== INFORMATION SUPPLIED ==
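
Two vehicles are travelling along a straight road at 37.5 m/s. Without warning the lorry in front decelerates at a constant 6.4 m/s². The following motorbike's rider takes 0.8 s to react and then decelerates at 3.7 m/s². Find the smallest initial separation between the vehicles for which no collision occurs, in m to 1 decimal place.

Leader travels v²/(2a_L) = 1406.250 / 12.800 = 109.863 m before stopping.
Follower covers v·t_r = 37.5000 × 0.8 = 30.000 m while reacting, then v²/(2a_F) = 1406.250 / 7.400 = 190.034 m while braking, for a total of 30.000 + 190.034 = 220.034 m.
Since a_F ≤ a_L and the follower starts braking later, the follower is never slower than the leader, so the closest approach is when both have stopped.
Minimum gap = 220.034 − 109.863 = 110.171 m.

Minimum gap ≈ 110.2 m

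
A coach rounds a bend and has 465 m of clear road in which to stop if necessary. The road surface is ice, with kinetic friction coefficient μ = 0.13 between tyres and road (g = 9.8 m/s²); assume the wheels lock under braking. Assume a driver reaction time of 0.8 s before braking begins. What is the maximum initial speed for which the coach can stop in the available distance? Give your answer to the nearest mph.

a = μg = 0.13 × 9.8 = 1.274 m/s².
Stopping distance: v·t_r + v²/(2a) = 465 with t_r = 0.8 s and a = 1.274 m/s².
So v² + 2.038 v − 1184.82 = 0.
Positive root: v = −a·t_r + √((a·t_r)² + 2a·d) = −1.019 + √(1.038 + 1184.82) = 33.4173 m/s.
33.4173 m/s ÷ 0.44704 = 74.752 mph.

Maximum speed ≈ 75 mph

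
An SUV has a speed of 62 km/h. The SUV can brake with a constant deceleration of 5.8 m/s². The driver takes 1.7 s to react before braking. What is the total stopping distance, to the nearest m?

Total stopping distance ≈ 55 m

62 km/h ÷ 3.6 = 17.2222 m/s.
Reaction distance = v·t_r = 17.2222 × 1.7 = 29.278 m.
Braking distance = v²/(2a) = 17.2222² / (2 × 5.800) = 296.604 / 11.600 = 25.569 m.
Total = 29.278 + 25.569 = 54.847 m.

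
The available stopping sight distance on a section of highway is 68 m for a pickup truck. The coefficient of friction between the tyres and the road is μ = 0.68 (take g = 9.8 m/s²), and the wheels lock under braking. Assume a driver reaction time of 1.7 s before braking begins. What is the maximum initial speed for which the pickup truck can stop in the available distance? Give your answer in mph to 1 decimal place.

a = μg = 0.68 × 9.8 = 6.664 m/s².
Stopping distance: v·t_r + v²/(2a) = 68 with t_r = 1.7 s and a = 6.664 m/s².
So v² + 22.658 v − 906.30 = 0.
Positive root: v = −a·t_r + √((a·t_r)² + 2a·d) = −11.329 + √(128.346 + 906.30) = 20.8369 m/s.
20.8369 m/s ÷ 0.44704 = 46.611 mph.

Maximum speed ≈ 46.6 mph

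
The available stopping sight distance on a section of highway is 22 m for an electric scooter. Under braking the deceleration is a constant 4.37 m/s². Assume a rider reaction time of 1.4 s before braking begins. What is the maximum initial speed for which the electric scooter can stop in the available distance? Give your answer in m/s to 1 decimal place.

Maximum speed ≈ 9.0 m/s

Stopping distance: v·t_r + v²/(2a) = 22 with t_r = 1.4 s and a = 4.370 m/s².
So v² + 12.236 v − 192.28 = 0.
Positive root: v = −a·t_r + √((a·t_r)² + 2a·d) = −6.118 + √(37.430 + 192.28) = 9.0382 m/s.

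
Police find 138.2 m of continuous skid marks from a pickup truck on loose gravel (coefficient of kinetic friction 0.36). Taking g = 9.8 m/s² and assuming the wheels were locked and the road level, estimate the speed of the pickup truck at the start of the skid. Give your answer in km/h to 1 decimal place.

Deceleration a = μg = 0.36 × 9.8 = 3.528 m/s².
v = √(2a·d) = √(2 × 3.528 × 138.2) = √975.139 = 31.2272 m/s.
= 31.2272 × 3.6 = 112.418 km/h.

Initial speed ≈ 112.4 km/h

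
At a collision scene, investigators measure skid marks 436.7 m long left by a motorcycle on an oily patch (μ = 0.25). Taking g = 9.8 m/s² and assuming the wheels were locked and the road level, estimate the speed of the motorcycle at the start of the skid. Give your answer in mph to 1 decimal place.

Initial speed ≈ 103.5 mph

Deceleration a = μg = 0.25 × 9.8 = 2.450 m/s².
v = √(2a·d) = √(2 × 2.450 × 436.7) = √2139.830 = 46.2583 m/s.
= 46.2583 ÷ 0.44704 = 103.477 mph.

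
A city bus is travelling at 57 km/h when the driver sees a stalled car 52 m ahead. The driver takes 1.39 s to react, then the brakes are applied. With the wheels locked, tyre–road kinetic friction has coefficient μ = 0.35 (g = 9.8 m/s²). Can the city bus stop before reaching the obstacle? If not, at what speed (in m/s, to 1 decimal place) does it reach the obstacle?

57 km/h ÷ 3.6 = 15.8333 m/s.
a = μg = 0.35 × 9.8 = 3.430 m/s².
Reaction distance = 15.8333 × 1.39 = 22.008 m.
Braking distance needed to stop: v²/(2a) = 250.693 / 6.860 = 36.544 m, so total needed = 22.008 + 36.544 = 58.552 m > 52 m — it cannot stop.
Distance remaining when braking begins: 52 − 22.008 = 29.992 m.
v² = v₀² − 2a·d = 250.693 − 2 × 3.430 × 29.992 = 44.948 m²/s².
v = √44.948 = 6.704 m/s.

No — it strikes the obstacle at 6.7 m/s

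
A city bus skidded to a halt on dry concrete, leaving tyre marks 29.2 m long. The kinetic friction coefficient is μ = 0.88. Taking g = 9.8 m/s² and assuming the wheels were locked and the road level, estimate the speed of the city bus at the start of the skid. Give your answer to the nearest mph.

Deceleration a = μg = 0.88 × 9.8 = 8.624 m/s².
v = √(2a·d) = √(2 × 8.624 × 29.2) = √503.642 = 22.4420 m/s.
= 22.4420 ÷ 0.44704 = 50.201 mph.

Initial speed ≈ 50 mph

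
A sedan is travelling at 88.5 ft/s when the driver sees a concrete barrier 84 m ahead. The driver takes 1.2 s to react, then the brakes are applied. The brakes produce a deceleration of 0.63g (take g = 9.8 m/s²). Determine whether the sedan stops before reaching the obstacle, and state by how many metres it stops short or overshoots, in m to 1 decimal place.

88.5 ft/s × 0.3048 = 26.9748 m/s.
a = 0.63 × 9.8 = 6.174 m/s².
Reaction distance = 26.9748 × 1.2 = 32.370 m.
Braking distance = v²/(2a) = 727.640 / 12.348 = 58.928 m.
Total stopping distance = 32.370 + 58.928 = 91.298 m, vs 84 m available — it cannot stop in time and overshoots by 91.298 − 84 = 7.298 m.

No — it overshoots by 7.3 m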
===
All entries must be printed exactly, with nothing omitted.

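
Two vehicles are travelling along a straight road at 37.5 m/s. Without warning the lorry in front decelerates at a constant 6.4 m/s². The following motorbike's rider takes 0.8 s to react and then decelerates at 3.7 m/s². Find the smallest initial separation between the vehicles for which no collision occurs, in m to 1 decimal place.

Leader travels v²/(2a_L) = 1406.250 / 12.800 = 109.863 m before stopping.
Follower covers v·t_r = 37.5000 × 0.8 = 30.000 m while reacting, then v²/(2a_F) = 1406.250 / 7.400 = 190.034 m while braking, for a total of 30.000 + 190.034 = 220.034 m.
Since a_F ≤ a_L and the follower starts braking later, the follower is never slower than the leader, so the closest approach is when both have stopped.
Minimum gap = 220.034 − 109.863 = 110.171 m.

Minimum gap ≈ 110.2 m

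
A coach rounds a bend and has 465 m of clear road in which to stop if necessary. The road surface is ice, with kinetic friction coefficient μ = 0.13 between tyres and road (g = 9.8 m/s²); assume the wheels lock under braking. Assume a driver reaction time of 0.8 s before braking begins. What is the maximum initial speed for which the coach can stop in the available distance? Give your answer to the nearest mph.

a = μg = 0.13 × 9.8 = 1.274 m/s².
Stopping distance: v·t_r + v²/(2a) = 465 with t_r = 0.8 s and a = 1.274 m/s².
So v² + 2.038 v − 1184.82 = 0.
Positive root: v = −a·t_r + √((a·t_r)² + 2a·d) = −1.019 + √(1.038 + 1184.82) = 33.4173 m/s.
33.4173 m/s ÷ 0.44704 = 74.752 mph.

Maximum speed ≈ 75 mph

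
An SUV has a speed of 62 km/h. The SUV can brake with a constant deceleration of 5.8 m/s². The driver takes 1.7 s to react before braking. What is the total stopping distance, to the nearest m?

Total stopping distance ≈ 55 m

62 km/h ÷ 3.6 = 17.2222 m/s.
Reaction distance = v·t_r = 17.2222 × 1.7 = 29.278 m.
Braking distance = v²/(2a) = 17.2222² / (2 × 5.800) = 296.604 / 11.600 = 25.569 m.
Total = 29.278 + 25.569 = 54.847 m.

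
The available stopping sight distance on a section of highway is 68 m for a pickup truck. The coefficient of friction between the tyres and the road is μ = 0.68 (take g = 9.8 m/s²), and the wheels lock under braking. Assume a driver reaction time of 1.7 s before braking begins. What is the maximum initial speed for which the pickup truck can stop in the available distance? Give your answer in mph to 1 decimal place.

a = μg = 0.68 × 9.8 = 6.664 m/s².
Stopping distance: v·t_r + v²/(2a) = 68 with t_r = 1.7 s and a = 6.664 m/s².
So v² + 22.658 v − 906.30 = 0.
Positive root: v = −a·t_r + √((a·t_r)² + 2a·d) = −11.329 + √(128.346 + 906.30) = 20.8369 m/s.
20.8369 m/s ÷ 0.44704 = 46.611 mph.

Maximum speed ≈ 46.6 mph

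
The available stopping sight distance on a section of highway is 22 m for an electric scooter. Under braking the deceleration is a constant 4.37 m/s². Assume a rider reaction time of 1.4 s before braking begins. What is the maximum initial speed for which the electric scooter can stop in the available distance? Give your answer in m/s to 1 decimal place.

Maximum speed ≈ 9.0 m/s

Stopping distance: v·t_r + v²/(2a) = 22 with t_r = 1.4 s and a = 4.370 m/s².
So v² + 12.236 v − 192.28 = 0.
Positive root: v = −a·t_r + √((a·t_r)² + 2a·d) = −6.118 + √(37.430 + 192.28) = 9.0382 m/s.

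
Police find 138.2 m of continuous skid marks from a pickup truck on loose gravel (coefficient of kinetic friction 0.36). Taking g = 9.8 m/s² and assuming the wheels were locked and the road level, estimate the speed of the pickup truck at the start of the skid. Give your answer in km/h to 1 decimal place.

Deceleration a = μg = 0.36 × 9.8 = 3.528 m/s².
v = √(2a·d) = √(2 × 3.528 × 138.2) = √975.139 = 31.2272 m/s.
= 31.2272 × 3.6 = 112.418 km/h.

Initial speed ≈ 112.4 km/h

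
At a collision scene, investigators measure skid marks 436.7 m long left by a motorcycle on an oily patch (μ = 0.25). Taking g = 9.8 m/s² and assuming the wheels were locked and the road level, estimate the speed of the motorcycle at the start of the skid. Give your answer in mph to 1 decimal place.

Initial speed ≈ 103.5 mph

Deceleration a = μg = 0.25 × 9.8 = 2.450 m/s².
v = √(2a·d) = √(2 × 2.450 × 436.7) = √2139.830 = 46.2583 m/s.
= 46.2583 ÷ 0.44704 = 103.477 mph.

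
A city bus is travelling at 57 km/h when the driver sees a stalled car 52 m ahead. The driver takes 1.39 s to react, then the brakes are applied. With the wheels locked, tyre–road kinetic friction has coefficient μ = 0.35 (g = 9.8 m/s²). Can the city bus stop before reaching the obstacle? If not, at what speed (in m/s, to 1 decimal place) does it reach the obstacle?

57 km/h ÷ 3.6 = 15.8333 m/s.
a = μg = 0.35 × 9.8 = 3.430 m/s².
Reaction distance = 15.8333 × 1.39 = 22.008 m.
Braking distance needed to stop: v²/(2a) = 250.693 / 6.860 = 36.544 m, so total needed = 22.008 + 36.544 = 58.552 m > 52 m — it cannot stop.
Distance remaining when braking begins: 52 − 22.008 = 29.992 m.
v² = v₀² − 2a·d = 250.693 − 2 × 3.430 × 29.992 = 44.948 m²/s².
v = √44.948 = 6.704 m/s.

No — it strikes the obstacle at 6.7 m/s

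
A city bus skidded to a halt on dry concrete, leaving tyre marks 29.2 m long. The kinetic friction coefficient is μ = 0.88. Taking g = 9.8 m/s² and assuming the wheels were locked and the road level, estimate the speed of the city bus at the start of the skid. Give your answer to the nearest mph.

Deceleration a = μg = 0.88 × 9.8 = 8.624 m/s².
v = √(2a·d) = √(2 × 8.624 × 29.2) = √503.642 = 22.4420 m/s.
= 22.4420 ÷ 0.44704 = 50.201 mph.

Initial speed ≈ 50 mph

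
A sedan is travelling at 88.5 ft/s when the driver sees a concrete barrier 84 m ahead. The driver takes 1.2 s to react, then the brakes are applied. The brakes produce a deceleration of 0.63g (take g = 9.8 m/s²). Determine whether the sedan stops before reaching the obstacle, and state by how many metres it stops short or overshoots, in m to 1 decimal place.

88.5 ft/s × 0.3048 = 26.9748 m/s.
a = 0.63 × 9.8 = 6.174 m/s².
Reaction distance = 26.9748 × 1.2 = 32.370 m.
Braking distance = v²/(2a) = 727.640 / 12.348 = 58.928 m.
Total stopping distance = 32.370 + 58.928 = 91.298 m, vs 84 m available — it cannot stop in time and overshoots by 91.298 − 84 = 7.298 m.

No — it overshoots by 7.3 m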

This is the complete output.